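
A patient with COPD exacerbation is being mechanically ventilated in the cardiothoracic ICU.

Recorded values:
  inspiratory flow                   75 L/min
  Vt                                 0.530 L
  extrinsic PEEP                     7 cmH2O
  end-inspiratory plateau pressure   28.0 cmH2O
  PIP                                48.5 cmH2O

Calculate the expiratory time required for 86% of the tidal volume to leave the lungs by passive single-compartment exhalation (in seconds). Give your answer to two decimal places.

0.81

Flow: 75 L/min ÷ 60 = 1.25 L/s.
R = (PIP − Pplat)/V̇ = (48.5 − 28.0) / 1.25 = 20.5/1.25 = 16.4 cmH2O·s/L.
C = Vt/(Pplat − PEEP) = 530.0 / (28.0 − 7) = 530.0/21.0 = 25.238 mL/cmH2O.
τ = R × C = 16.4 × 0.02524 L/cmH2O = 0.4139 s.
t = −τ·ln(1 − 0.86) = −0.4139·ln(0.14) = 0.8138 s.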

# [AIM OF THE TASK]
Check each line of the listing above. Copy the ones with the word "inspiratory".

# [RESPONSE BELOW]
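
  inspiratory flow                   75 L/min
  end-inspiratory plateau pressure   28.0 cmH2O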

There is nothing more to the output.